What is being asked: Only these lines are needed: the first line of the entries below through the line with "Answer: 822531/46240 ≈ 17.788", each returned exactly.
Segment Start: Data for analysis
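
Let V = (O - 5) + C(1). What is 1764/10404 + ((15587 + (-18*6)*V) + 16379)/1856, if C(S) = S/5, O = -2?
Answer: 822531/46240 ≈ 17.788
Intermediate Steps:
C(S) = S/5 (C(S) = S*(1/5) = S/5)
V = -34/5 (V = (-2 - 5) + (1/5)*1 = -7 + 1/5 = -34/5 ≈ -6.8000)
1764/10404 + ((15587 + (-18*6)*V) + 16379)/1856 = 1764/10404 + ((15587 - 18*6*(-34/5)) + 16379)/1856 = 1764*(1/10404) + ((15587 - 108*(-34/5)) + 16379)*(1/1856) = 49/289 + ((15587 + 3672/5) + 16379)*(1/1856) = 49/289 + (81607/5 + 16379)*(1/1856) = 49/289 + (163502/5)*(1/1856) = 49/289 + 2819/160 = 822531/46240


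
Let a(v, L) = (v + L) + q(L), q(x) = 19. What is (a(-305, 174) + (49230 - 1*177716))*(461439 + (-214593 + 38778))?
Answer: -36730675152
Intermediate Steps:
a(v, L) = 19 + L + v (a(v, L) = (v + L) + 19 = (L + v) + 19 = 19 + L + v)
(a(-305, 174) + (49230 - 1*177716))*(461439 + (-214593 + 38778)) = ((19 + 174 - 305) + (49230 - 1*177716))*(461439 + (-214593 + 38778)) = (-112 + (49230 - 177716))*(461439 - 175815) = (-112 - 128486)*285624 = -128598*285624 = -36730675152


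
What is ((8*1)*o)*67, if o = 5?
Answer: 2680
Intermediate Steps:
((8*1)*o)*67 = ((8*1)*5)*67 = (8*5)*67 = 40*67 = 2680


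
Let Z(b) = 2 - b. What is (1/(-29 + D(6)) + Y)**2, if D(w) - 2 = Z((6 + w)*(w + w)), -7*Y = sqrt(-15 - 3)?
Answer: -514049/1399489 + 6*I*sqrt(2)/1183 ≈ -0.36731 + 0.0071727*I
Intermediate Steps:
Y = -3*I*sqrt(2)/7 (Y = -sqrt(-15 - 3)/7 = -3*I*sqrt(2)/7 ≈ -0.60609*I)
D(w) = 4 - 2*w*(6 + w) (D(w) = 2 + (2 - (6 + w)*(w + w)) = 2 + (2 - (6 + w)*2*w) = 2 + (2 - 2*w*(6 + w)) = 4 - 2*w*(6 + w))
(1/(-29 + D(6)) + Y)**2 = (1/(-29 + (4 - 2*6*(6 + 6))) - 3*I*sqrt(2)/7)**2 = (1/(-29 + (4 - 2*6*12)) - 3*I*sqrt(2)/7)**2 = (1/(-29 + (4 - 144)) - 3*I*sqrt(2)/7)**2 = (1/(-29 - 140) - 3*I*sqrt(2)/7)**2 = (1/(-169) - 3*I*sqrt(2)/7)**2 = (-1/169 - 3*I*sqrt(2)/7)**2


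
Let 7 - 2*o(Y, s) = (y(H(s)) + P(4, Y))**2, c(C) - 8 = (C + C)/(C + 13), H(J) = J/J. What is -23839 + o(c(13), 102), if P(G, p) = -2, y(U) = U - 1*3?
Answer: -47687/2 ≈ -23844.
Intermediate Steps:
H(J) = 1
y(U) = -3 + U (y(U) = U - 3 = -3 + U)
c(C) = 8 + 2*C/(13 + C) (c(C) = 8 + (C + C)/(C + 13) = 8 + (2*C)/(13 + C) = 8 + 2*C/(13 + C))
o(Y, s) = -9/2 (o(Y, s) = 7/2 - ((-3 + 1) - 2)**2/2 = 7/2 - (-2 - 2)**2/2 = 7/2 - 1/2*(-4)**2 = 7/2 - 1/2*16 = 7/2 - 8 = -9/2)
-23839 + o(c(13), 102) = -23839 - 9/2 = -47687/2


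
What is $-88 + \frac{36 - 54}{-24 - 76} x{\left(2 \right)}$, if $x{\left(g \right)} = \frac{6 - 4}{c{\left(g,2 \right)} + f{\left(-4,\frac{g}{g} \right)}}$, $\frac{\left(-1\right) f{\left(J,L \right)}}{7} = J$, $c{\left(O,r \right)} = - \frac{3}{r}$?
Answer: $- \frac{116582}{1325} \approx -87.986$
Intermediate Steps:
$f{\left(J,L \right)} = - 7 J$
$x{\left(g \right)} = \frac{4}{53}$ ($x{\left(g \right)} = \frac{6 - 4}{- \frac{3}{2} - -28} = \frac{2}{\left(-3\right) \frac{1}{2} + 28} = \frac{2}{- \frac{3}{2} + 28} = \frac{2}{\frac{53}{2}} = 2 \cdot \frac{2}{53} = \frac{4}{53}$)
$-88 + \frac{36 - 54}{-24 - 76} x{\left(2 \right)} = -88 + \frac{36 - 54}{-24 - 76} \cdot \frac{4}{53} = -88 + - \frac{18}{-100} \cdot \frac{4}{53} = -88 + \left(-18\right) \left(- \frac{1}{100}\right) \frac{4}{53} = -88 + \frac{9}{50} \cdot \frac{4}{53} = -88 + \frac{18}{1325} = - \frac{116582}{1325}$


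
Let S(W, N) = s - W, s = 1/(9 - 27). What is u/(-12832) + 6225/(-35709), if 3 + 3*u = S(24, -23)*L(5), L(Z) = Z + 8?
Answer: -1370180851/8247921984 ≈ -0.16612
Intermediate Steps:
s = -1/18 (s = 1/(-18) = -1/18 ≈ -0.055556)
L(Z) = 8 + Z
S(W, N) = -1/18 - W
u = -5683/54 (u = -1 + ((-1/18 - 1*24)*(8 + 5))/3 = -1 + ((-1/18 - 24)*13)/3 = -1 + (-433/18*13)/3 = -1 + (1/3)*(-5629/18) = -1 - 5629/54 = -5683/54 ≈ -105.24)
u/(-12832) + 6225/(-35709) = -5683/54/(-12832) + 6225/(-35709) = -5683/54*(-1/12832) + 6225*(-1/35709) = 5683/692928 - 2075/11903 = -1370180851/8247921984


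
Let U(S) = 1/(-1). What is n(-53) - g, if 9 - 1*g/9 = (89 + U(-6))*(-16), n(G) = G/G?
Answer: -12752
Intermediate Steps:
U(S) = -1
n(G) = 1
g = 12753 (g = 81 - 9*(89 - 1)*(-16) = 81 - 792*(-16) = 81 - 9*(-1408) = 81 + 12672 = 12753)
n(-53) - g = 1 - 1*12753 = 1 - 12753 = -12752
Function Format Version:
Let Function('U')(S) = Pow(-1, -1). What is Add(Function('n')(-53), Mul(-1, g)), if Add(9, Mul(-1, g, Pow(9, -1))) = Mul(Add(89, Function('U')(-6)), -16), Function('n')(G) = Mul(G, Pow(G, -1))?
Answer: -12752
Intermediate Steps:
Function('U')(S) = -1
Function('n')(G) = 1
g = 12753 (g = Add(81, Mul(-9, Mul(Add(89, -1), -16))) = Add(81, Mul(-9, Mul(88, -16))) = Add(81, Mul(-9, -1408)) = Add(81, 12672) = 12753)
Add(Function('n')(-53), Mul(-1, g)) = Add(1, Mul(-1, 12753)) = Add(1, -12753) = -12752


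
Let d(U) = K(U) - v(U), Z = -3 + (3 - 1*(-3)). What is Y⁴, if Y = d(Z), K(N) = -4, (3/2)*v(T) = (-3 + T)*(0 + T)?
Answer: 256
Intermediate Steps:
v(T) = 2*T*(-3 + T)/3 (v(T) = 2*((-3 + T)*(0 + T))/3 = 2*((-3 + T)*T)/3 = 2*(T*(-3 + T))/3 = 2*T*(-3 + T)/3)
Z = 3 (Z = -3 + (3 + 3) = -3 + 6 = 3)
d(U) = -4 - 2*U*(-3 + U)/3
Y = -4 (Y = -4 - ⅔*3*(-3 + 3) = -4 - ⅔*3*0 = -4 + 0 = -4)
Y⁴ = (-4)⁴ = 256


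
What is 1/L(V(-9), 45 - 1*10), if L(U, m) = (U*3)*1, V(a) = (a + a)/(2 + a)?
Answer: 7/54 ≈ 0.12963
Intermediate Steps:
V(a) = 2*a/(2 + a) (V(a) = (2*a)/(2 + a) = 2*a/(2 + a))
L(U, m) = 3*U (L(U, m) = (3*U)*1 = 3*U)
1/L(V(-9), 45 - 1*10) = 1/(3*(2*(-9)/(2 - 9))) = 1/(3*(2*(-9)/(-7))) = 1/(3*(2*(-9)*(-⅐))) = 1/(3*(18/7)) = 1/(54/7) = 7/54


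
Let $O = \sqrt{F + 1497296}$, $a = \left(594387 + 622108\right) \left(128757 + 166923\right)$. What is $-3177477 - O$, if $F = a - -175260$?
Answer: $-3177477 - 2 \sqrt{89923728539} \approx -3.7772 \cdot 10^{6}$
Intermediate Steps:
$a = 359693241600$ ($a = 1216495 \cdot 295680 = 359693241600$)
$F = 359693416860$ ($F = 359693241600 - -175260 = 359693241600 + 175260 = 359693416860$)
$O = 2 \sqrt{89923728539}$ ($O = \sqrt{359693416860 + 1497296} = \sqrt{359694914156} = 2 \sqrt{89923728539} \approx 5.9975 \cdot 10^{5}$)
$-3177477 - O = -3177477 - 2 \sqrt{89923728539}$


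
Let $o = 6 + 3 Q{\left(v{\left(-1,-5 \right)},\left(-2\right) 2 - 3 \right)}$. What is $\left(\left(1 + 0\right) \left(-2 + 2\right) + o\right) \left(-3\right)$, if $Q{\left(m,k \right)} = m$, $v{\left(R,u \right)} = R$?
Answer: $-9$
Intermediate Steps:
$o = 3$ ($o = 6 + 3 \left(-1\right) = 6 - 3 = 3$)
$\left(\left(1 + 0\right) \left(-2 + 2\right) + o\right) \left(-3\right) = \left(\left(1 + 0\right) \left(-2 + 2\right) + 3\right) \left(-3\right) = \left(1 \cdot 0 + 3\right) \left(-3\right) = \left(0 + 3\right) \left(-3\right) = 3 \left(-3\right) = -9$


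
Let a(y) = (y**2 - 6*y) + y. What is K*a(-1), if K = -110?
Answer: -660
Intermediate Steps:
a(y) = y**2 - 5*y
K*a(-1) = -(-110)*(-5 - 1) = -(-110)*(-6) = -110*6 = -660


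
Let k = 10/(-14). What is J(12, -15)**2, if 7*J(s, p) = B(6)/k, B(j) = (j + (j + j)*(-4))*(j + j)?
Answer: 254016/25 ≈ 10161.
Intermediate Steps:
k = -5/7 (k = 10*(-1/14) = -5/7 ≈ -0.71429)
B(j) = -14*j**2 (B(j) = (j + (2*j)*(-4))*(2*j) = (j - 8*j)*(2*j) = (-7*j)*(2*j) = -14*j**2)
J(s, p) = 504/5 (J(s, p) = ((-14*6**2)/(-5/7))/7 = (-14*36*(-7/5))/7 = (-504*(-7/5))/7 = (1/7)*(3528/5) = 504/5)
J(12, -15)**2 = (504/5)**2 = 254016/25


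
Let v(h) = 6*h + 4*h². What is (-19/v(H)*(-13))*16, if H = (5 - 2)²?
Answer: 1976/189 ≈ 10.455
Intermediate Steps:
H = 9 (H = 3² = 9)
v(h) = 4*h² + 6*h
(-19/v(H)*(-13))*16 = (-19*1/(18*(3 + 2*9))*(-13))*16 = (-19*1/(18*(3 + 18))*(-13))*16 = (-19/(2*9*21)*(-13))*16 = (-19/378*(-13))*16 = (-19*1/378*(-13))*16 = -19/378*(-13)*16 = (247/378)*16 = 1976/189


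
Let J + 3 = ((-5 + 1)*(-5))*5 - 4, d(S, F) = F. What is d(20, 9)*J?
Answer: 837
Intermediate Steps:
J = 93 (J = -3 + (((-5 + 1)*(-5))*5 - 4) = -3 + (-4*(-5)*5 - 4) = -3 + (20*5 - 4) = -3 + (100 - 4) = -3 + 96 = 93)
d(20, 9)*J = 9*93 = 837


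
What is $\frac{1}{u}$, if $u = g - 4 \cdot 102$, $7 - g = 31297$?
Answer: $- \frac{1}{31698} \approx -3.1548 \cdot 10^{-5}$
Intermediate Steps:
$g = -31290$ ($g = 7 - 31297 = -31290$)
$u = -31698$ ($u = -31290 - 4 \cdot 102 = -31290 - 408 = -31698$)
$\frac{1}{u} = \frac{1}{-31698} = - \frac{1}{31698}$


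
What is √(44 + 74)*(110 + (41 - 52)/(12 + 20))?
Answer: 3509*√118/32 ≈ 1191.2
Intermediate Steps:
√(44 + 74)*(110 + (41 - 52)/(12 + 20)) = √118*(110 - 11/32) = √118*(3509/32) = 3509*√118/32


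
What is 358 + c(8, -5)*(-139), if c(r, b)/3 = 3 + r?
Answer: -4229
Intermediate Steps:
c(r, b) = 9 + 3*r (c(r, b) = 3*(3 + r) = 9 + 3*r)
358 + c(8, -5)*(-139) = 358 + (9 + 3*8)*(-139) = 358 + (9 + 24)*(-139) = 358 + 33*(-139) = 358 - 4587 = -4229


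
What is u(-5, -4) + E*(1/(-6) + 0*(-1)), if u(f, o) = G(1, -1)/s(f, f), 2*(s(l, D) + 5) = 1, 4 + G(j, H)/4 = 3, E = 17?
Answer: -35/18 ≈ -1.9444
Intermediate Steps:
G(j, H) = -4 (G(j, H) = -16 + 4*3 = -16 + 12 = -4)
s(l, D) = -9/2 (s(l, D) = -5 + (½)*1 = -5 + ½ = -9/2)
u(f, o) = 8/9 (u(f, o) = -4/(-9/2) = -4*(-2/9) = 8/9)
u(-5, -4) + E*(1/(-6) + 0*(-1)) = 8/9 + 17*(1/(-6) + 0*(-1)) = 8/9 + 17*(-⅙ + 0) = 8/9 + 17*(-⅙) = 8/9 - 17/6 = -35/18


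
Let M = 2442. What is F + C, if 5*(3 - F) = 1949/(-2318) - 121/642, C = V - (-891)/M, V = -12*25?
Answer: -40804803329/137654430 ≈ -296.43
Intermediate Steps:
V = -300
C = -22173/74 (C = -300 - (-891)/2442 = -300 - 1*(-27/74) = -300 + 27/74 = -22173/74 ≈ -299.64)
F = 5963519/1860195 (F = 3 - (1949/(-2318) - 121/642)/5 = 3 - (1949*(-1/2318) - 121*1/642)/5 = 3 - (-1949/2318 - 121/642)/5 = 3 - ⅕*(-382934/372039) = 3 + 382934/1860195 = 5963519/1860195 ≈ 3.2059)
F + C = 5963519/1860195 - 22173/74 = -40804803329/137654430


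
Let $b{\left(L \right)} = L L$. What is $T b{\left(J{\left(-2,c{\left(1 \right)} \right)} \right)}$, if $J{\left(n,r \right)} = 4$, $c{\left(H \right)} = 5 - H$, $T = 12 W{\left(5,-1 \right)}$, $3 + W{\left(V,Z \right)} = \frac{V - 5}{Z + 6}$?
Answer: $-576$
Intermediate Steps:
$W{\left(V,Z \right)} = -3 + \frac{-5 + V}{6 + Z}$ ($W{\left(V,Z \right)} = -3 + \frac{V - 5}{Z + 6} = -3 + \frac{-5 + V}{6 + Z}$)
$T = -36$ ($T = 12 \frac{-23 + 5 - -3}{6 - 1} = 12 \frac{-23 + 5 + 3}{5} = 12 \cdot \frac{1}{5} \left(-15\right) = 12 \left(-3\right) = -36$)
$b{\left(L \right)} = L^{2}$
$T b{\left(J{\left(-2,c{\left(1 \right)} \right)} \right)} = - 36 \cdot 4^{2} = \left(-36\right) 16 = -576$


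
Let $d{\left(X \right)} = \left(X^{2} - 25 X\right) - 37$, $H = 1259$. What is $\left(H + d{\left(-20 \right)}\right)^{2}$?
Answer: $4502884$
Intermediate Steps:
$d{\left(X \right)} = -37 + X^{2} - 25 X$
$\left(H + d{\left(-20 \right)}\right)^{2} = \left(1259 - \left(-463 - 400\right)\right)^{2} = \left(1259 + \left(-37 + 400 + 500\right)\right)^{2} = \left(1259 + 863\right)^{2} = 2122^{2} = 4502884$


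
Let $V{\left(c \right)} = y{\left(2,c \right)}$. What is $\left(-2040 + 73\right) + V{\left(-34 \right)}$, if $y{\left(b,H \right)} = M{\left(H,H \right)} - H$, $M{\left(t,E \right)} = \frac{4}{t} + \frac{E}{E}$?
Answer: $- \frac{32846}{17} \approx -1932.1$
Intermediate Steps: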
Segment End: Data for analysis
Solution for this problem:
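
Let V = (O - 5) + C(1). What is 1764/10404 + ((15587 + (-18*6)*V) + 16379)/1856, if C(S) = S/5, O = -2?
Answer: 822531/46240 ≈ 17.788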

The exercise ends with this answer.